(Dataset entries)

---

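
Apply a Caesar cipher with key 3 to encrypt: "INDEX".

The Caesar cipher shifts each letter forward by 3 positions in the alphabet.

Step 1: For each letter, shift forward by 3 positions (mod 26).
  I (position 8) -> position (8+3) mod 26 = 11 -> L
  N (position 13) -> position (13+3) mod 26 = 16 -> Q
  D (position 3) -> position (3+3) mod 26 = 6 -> G
  E (position 4) -> position (4+3) mod 26 = 7 -> H
  X (position 23) -> position (23+3) mod 26 = 0 -> A
Result: LQGHA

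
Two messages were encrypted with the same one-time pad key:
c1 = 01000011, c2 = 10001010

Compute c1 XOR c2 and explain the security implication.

Step 1: c1 XOR c2 = (m1 XOR k) XOR (m2 XOR k).
Step 2: By XOR associativity/commutativity: = m1 XOR m2 XOR k XOR k = m1 XOR m2.
Step 3: 01000011 XOR 10001010 = 11001001 = 201.
Step 4: The key cancels out! An attacker learns m1 XOR m2 = 201, revealing the relationship between plaintexts.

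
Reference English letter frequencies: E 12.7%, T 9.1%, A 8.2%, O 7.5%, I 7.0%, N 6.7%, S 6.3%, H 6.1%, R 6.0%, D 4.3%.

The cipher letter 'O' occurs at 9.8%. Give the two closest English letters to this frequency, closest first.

Step 1: Observed frequency of 'O' is 9.8%.
Step 2: Compute distances to each reference frequency and sort:
  T (9.1%): difference = 0.7% <-- BEST
  A (8.2%): difference = 1.6% <-- RUNNER-UP
  O (7.5%): difference = 2.3%
  I (7.0%): difference = 2.8%
  E (12.7%): difference = 2.9%
Step 3: Most likely is 'T' (9.1%, diff 0.7%); second most likely is 'A' (8.2%, diff 1.6%).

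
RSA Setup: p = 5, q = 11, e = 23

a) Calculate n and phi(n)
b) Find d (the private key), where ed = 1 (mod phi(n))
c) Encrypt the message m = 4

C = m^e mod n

Step 1: n = 5 * 11 = 55.
Step 2: phi(n) = (5-1)(11-1) = 4 * 10 = 40.
Step 3: Find d = 23^(-1) mod 40 = 7.
  Verify: 23 * 7 = 161 = 1 (mod 40).
Step 4: C = 4^23 mod 55 = 9.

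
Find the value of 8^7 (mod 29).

Step 1: Compute 8^7 mod 29 step by step, reducing modulo 29 at each step.
  8^1 mod 29 = 8
  8^2 mod 29 = (8 * 8) mod 29 = 6
  8^3 mod 29 = (6 * 8) mod 29 = 19
  8^4 mod 29 = (19 * 8) mod 29 = 7
  8^5 mod 29 = (7 * 8) mod 29 = 27
  8^6 mod 29 = (27 * 8) mod 29 = 13
  8^7 mod 29 = (13 * 8) mod 29 = 17
Step 2: Result = 17.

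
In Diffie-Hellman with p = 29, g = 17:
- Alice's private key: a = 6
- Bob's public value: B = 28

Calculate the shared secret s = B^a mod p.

Step 1: s = B^a mod p = 28^6 mod 29.
  28^1 mod 29 = 28
  28^2 mod 29 = (28 * 28) mod 29 = 1
  28^3 mod 29 = (1 * 28) mod 29 = 28
  28^4 mod 29 = (28 * 28) mod 29 = 1
  28^5 mod 29 = (1 * 28) mod 29 = 28
  28^6 mod 29 = (28 * 28) mod 29 = 1
Result: shared secret = 1.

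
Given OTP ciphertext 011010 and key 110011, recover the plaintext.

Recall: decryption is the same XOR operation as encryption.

Step 1: XOR ciphertext with key:
  Ciphertext: 011010
  Key:        110011
  XOR:        101001
Step 2: Plaintext = 101001 = 41 in decimal.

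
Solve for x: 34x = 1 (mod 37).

Step 1: We need x such that 34 * x = 1 (mod 37).
Step 2: Using the extended Euclidean algorithm or trial:
  34 * 12 = 408 = 11 * 37 + 1.
Step 3: Since 408 mod 37 = 1, the inverse is x = 12.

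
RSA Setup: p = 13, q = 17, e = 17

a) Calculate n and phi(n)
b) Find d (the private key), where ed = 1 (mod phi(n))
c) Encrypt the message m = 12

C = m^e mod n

Step 1: n = 13 * 17 = 221.
Step 2: phi(n) = (13-1)(17-1) = 12 * 16 = 192.
Step 3: Find d = 17^(-1) mod 192 = 113.
  Verify: 17 * 113 = 1921 = 1 (mod 192).
Step 4: C = 12^17 mod 221 = 12.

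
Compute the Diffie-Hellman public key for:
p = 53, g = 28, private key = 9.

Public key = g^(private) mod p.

Step 1: A = g^a mod p = 28^9 mod 53.
  28^1 mod 53 = 28
  28^2 mod 53 = (28 * 28) mod 53 = 42
  28^3 mod 53 = (42 * 28) mod 53 = 10
  28^4 mod 53 = (10 * 28) mod 53 = 15
  28^5 mod 53 = (15 * 28) mod 53 = 49
  28^6 mod 53 = (49 * 28) mod 53 = 47
  28^7 mod 53 = (47 * 28) mod 53 = 44
  28^8 mod 53 = (44 * 28) mod 53 = 13
  28^9 mod 53 = (13 * 28) mod 53 = 46
Result: A = 46.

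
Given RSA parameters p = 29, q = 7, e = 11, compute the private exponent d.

Step 1: n = 29 * 7 = 203.
Step 2: phi(n) = 28 * 6 = 168.
Step 3: Find d such that 11 * d = 1 (mod 168).
Step 4: d = 11^(-1) mod 168 = 107.
Verification: 11 * 107 = 1177 = 7 * 168 + 1.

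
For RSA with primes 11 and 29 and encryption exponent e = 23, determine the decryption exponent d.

Step 1: n = 11 * 29 = 319.
Step 2: phi(n) = 10 * 28 = 280.
Step 3: Find d such that 23 * d = 1 (mod 280).
Step 4: d = 23^(-1) mod 280 = 207.
Verification: 23 * 207 = 4761 = 17 * 280 + 1.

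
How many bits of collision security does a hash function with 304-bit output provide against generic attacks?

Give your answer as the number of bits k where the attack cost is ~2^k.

Step 1: The hash has a 304-bit output.
Step 2: Collision resistance means it should be infeasible to find any x != y with h(x) = h(y).
By the birthday bound, a generic collision search succeeds after about sqrt(2^304) = 2^(304/2) = 2^152 evaluations.
Step 3: Security level = 152 bits.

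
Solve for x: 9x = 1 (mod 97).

Step 1: We need x such that 9 * x = 1 (mod 97).
Step 2: Using the extended Euclidean algorithm or trial:
  9 * 54 = 486 = 5 * 97 + 1.
Step 3: Since 486 mod 97 = 1, the inverse is x = 54.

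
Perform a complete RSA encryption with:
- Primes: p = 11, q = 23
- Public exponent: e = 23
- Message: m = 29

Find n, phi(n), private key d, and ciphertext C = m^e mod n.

Step 1: n = 11 * 23 = 253.
Step 2: phi(n) = (11-1)(23-1) = 10 * 22 = 220.
Step 3: Find d = 23^(-1) mod 220 = 67.
  Verify: 23 * 67 = 1541 = 1 (mod 220).
Step 4: C = 29^23 mod 253 = 167.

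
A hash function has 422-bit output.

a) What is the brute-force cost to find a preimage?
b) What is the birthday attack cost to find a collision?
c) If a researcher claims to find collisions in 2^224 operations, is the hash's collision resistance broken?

Step 1: Preimage resistance requires brute-force of 2^422 operations.
Step 2: Collision resistance (birthday bound) = 2^(422/2) = 2^211.
Step 3: The claimed attack costs 2^224 operations.
Step 4: Since 2^224 >= 2^211, the claimed attack is no faster than the generic birthday attack, so this does not break collision resistance.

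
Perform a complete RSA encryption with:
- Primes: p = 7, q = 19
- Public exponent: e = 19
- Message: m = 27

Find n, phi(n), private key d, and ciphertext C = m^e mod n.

Step 1: n = 7 * 19 = 133.
Step 2: phi(n) = (7-1)(19-1) = 6 * 18 = 108.
Step 3: Find d = 19^(-1) mod 108 = 91.
  Verify: 19 * 91 = 1729 = 1 (mod 108).
Step 4: C = 27^19 mod 133 = 27.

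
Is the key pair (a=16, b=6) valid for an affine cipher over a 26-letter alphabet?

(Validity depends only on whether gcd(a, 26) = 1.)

Step 1: Compute gcd(16, 26).
Step 2: gcd(16, 26) = 2.
Since gcd = 2 != 1, 16 shares a common factor with 26, so it cannot be used.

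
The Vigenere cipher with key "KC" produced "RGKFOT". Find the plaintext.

Step 1: Extend key: KCKCKC
Step 2: Decrypt each letter (c - k) mod 26:
  R(17) - K(10) = (17-10) mod 26 = 7 = H
  G(6) - C(2) = (6-2) mod 26 = 4 = E
  K(10) - K(10) = (10-10) mod 26 = 0 = A
  F(5) - C(2) = (5-2) mod 26 = 3 = D
  O(14) - K(10) = (14-10) mod 26 = 4 = E
  T(19) - C(2) = (19-2) mod 26 = 17 = R
Plaintext: HEADER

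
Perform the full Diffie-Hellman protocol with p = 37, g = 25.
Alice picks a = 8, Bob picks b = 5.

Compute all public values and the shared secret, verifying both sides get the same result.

Step 1: A = g^a mod p = 25^8 mod 37 = 34.
Step 2: B = g^b mod p = 25^5 mod 37 = 30.
Step 3: Alice computes s = B^a mod p = 30^8 mod 37 = 16.
Step 4: Bob computes s = A^b mod p = 34^5 mod 37 = 16.
Both sides agree: shared secret = 16.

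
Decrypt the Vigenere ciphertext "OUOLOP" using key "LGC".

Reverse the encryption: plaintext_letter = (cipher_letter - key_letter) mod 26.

Step 1: Extend key: LGCLGC
Step 2: Decrypt each letter (c - k) mod 26:
  O(14) - L(11) = (14-11) mod 26 = 3 = D
  U(20) - G(6) = (20-6) mod 26 = 14 = O
  O(14) - C(2) = (14-2) mod 26 = 12 = M
  L(11) - L(11) = (11-11) mod 26 = 0 = A
  O(14) - G(6) = (14-6) mod 26 = 8 = I
  P(15) - C(2) = (15-2) mod 26 = 13 = N
Plaintext: DOMAIN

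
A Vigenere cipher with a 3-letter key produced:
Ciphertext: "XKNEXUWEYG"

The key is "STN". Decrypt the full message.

Step 1: Key 'STN' has length 3. Extended key: STNSTNSTNS
Step 2: Decrypt each position:
  X(23) - S(18) = 5 = F
  K(10) - T(19) = 17 = R
  N(13) - N(13) = 0 = A
  E(4) - S(18) = 12 = M
  X(23) - T(19) = 4 = E
  U(20) - N(13) = 7 = H
  W(22) - S(18) = 4 = E
  E(4) - T(19) = 11 = L
  Y(24) - N(13) = 11 = L
  G(6) - S(18) = 14 = O
Plaintext: FRAMEHELLO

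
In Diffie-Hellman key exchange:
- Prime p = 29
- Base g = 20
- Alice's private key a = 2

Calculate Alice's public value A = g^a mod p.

Step 1: A = g^a mod p = 20^2 mod 29.
  20^1 mod 29 = 20
  20^2 mod 29 = (20 * 20) mod 29 = 23
Result: A = 23.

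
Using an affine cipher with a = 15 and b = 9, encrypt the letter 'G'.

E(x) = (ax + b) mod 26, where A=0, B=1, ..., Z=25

Step 1: Convert 'G' to number: x = 6.
Step 2: E(6) = (15 * 6 + 9) mod 26 = 99 mod 26 = 21.
Step 3: Convert 21 back to letter: V.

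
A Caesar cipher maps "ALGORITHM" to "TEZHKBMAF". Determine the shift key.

Step 1: Compare first letters: A (position 0) -> T (position 19).
Step 2: Shift = (19 - 0) mod 26 = 19.
The shift value is 19.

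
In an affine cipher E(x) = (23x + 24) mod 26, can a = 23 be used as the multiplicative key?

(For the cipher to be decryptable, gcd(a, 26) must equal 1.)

Step 1: Compute gcd(23, 26).
Step 2: gcd(23, 26) = 1.
Since gcd = 1, 23 is coprime with 26, so it is a valid key.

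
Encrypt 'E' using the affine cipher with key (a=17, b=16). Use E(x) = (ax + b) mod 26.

Step 1: Convert 'E' to number: x = 4.
Step 2: E(4) = (17 * 4 + 16) mod 26 = 84 mod 26 = 6.
Step 3: Convert 6 back to letter: G.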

---

Your task
Retype the entries exactly from the first line, stopping after the line with "c1 = 01000011, c2 = 10001010".

Exercise result
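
Apply a Caesar cipher with key 3 to encrypt: "INDEX".

The Caesar cipher shifts each letter forward by 3 positions in the alphabet.

Step 1: For each letter, shift forward by 3 positions (mod 26).
  I (position 8) -> position (8+3) mod 26 = 11 -> L
  N (position 13) -> position (13+3) mod 26 = 16 -> Q
  D (position 3) -> position (3+3) mod 26 = 6 -> G
  E (position 4) -> position (4+3) mod 26 = 7 -> H
  X (position 23) -> position (23+3) mod 26 = 0 -> A
Result: LQGHA

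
Two messages were encrypted with the same one-time pad key:
c1 = 01000011, c2 = 10001010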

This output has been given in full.